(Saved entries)
++++++++++

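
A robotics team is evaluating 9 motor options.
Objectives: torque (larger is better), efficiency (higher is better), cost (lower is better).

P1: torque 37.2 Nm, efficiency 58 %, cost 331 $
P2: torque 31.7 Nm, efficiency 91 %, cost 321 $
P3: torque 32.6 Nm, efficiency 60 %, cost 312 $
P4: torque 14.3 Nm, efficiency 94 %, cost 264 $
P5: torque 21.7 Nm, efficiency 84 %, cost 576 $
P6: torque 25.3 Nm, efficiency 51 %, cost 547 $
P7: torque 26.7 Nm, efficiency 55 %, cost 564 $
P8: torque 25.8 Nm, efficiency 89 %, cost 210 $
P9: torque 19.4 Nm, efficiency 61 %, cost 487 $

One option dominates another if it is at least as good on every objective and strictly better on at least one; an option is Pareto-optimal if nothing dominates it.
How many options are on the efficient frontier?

P1: not dominated (best torque).
P2: not dominated.
P3: not dominated.
P4: not dominated (best efficiency).
P5: dominated by P2 (torque 31.7≥21.7, efficiency 91≥84, cost 321≤576).
P6: dominated by P1 (torque 37.2≥25.3, efficiency 58≥51, cost 331≤547).
P7: dominated by P1 (torque 37.2≥26.7, efficiency 58≥55, cost 331≤564).
P8: not dominated (best cost).
P9: dominated by P2 (torque 31.7≥19.4, efficiency 91≥61, cost 321≤487).
Pareto-optimal: P1, P2, P3, P4, P8 → 5.

5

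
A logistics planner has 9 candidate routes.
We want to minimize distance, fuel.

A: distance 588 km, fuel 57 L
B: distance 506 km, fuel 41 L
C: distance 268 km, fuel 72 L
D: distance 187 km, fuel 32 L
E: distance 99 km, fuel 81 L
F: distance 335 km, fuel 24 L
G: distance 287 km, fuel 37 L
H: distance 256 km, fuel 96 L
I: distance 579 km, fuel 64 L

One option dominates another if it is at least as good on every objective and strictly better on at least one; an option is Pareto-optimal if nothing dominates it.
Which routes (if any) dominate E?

A: worse on distance (588 vs 99).
B: worse on distance (506 vs 99).
C: worse on distance (268 vs 99).
D: worse on distance (187 vs 99).
F: worse on distance (335 vs 99).
G: worse on distance (287 vs 99).
H: worse on distance (256 vs 99).
I: worse on distance (579 vs 99).
No option dominates E.

none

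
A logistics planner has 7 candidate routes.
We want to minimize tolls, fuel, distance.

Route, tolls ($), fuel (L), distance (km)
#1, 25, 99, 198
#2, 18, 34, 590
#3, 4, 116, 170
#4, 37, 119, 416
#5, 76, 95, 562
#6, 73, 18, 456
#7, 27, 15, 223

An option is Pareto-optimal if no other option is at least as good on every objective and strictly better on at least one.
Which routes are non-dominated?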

++++++++++

**YOUR ASSIGNMENT:** Give back the lines above exactly, from the one with "#5, 76, 95, 562" through the last line.

**TASK OUTPUT:**
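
#5, 76, 95, 562
#6, 73, 18, 456
#7, 27, 15, 223

An option is Pareto-optimal if no other option is at least as good on every objective and strictly better on at least one.
Which routes are non-dominated?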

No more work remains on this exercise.